»»
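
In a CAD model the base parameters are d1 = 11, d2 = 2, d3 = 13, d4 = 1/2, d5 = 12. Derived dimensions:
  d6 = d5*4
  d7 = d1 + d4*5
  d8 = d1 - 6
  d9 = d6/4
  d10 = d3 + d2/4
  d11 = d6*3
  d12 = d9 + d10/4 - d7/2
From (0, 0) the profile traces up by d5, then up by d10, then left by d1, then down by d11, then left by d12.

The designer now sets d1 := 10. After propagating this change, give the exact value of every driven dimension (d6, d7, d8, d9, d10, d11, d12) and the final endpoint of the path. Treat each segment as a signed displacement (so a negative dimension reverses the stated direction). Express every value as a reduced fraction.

Apply edit: d1 := 10
  d6 = d5*4 = 48
  d7 = d1 + d4*5 = 25/2
  d8 = d1 - 6 = 4
  d9 = d6/4 = 12
  d10 = d3 + d2/4 = 27/2
  d11 = d6*3 = 144
  d12 = d9 + d10/4 - d7/2 = 73/8
Walk from origin (0, 0):
  seg 1: up by d5 = 12 → (0, 12)
  seg 2: up by d10 = 27/2 → (0, 51/2)
  seg 3: left by d1 = 10 → (-10, 51/2)
  seg 4: down by d11 = 144 → (-10, -237/2)
  seg 5: left by d12 = 73/8 → (-153/8, -237/2)

d6 = 48
d7 = 25/2
d8 = 4
d9 = 12
d10 = 27/2
d11 = 144
d12 = 73/8
endpoint = (-153/8, -237/2)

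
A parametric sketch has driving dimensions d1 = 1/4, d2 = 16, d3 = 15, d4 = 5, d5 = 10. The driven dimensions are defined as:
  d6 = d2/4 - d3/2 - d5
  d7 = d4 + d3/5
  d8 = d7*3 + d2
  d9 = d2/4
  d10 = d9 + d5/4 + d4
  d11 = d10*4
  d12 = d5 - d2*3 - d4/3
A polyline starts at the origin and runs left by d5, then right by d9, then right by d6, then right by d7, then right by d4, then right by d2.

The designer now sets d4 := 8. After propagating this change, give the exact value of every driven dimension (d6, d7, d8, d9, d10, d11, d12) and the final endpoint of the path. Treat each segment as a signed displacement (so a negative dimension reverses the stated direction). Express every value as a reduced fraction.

Apply edit: d4 := 8
  d6 = d2/4 - d3/2 - d5 = -27/2
  d7 = d4 + d3/5 = 11
  d8 = d7*3 + d2 = 49
  d9 = d2/4 = 4
  d10 = d9 + d5/4 + d4 = 29/2
  d11 = d10*4 = 58
  d12 = d5 - d2*3 - d4/3 = -122/3
Walk from origin (0, 0):
  seg 1: left by d5 = 10 → (-10, 0)
  seg 2: right by d9 = 4 → (-6, 0)
  seg 3: right by d6 = -27/2 → (-39/2, 0)
  seg 4: right by d7 = 11 → (-17/2, 0)
  seg 5: right by d4 = 8 → (-1/2, 0)
  seg 6: right by d2 = 16 → (31/2, 0)

d6 = -27/2
d7 = 11
d8 = 49
d9 = 4
d10 = 29/2
d11 = 58
d12 = -122/3
endpoint = (31/2, 0)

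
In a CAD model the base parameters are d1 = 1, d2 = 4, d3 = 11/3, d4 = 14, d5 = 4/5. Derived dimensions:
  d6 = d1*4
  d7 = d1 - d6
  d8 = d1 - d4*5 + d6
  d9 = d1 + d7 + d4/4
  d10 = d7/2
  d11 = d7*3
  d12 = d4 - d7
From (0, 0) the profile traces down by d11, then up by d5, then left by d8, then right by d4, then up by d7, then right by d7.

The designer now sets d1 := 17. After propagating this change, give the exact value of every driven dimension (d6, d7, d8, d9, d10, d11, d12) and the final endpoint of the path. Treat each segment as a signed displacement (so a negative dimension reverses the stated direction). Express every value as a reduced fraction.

Apply edit: d1 := 17
  d6 = d1*4 = 68
  d7 = d1 - d6 = -51
  d8 = d1 - d4*5 + d6 = 15
  d9 = d1 + d7 + d4/4 = -61/2
  d10 = d7/2 = -51/2
  d11 = d7*3 = -153
  d12 = d4 - d7 = 65
Walk from origin (0, 0):
  seg 1: down by d11 = -153 → (0, 153)
  seg 2: up by d5 = 4/5 → (0, 769/5)
  seg 3: left by d8 = 15 → (-15, 769/5)
  seg 4: right by d4 = 14 → (-1, 769/5)
  seg 5: up by d7 = -51 → (-1, 514/5)
  seg 6: right by d7 = -51 → (-52, 514/5)

d6 = 68
d7 = -51
d8 = 15
d9 = -61/2
d10 = -51/2
d11 = -153
d12 = 65
endpoint = (-52, 514/5)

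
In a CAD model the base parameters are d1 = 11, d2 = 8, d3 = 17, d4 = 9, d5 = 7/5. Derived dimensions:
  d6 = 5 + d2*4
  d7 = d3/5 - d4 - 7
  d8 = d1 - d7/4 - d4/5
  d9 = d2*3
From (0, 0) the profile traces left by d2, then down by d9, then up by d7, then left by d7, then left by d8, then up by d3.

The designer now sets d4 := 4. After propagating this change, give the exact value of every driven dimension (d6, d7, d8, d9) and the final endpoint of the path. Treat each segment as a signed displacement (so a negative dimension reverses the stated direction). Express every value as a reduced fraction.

Apply edit: d4 := 4
  d6 = 5 + d2*4 = 37
  d7 = d3/5 - d4 - 7 = -38/5
  d8 = d1 - d7/4 - d4/5 = 121/10
  d9 = d2*3 = 24
Walk from origin (0, 0):
  seg 1: left by d2 = 8 → (-8, 0)
  seg 2: down by d9 = 24 → (-8, -24)
  seg 3: up by d7 = -38/5 → (-8, -158/5)
  seg 4: left by d7 = -38/5 → (-2/5, -158/5)
  seg 5: left by d8 = 121/10 → (-25/2, -158/5)
  seg 6: up by d3 = 17 → (-25/2, -73/5)

d6 = 37
d7 = -38/5
d8 = 121/10
d9 = 24
endpoint = (-25/2, -73/5)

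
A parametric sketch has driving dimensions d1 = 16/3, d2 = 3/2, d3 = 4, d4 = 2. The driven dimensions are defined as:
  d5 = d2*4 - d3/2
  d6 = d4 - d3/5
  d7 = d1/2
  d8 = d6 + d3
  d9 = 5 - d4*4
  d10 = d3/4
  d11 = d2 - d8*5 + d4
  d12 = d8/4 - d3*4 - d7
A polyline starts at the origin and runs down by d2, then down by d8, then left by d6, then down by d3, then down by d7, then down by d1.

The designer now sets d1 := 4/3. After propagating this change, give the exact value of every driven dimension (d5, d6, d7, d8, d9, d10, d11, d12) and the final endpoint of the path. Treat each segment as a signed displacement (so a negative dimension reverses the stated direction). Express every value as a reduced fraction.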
««
§ What the exercise asks: The answer must be the lines from the one containing "A polyline starts at the origin and runs down" through the last line of the records, written out exactly; please include nothing more.

§ Task answer:
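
A polyline starts at the origin and runs down by d2, then down by d8, then left by d6, then down by d3, then down by d7, then down by d1.

The designer now sets d1 := 4/3. After propagating this change, give the exact value of every driven dimension (d5, d6, d7, d8, d9, d10, d11, d12) and the final endpoint of the path. Treat each segment as a signed displacement (so a negative dimension reverses the stated direction). Express every value as a reduced fraction.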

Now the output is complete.